Supplied entries:
○ ○ ○ ○ ○ ○ ○

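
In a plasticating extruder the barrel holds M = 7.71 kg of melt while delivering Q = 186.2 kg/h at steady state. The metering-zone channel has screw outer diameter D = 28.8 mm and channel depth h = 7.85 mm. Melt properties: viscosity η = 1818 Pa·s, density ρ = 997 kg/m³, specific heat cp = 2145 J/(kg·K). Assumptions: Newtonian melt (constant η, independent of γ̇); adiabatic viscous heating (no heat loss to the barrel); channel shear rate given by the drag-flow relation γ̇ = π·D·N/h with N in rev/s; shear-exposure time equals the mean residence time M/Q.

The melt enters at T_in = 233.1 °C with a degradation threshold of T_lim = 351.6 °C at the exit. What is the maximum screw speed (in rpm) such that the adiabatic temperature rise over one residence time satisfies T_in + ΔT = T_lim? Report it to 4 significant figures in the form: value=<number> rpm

value=159.2 rpm

Convert throughput: Q = 186.2 kg/h = 186.2/3600 = 0.0517222 kg/s
t_res = M / Q_s = 7.71 / 0.0517222 = 149.066 s
D = 28.8 mm = 0.0288 m;  h = 7.85 mm = 0.00785 m
ΔT_a = T_lim − T_in = 351.6 °C − 233.1 °C = 118.5 K
γ̇_max² = ΔT_a·ρ·cp/(η·t_res) = 118.5·997·2145/(1818·149.066) = 935.125 s⁻²
γ̇_max = √935.125 = 30.5798 s⁻¹
Solve γ̇ = πDN/h for N: N_max = γ̇_max·h/(π·D) = 30.5798 × 0.00785 / (π × 0.0288) = 2.65315 rev/s = 159.189 rpm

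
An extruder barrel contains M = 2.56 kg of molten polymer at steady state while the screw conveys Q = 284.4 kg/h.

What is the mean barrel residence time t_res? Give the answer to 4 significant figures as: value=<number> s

value=32.41 s

Convert throughput: Q = 284.4 kg/h = 284.4/3600 = 0.079 kg/s
Mean residence time: t_res = M/Q_s = 2.56 kg / 0.079 kg/s = 32.4051 s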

○ ○ ○ ○ ○ ○ ○

Problem to work on:
Your answer should be one number: the count of lines holding "while" in the listing.

Finished task:
2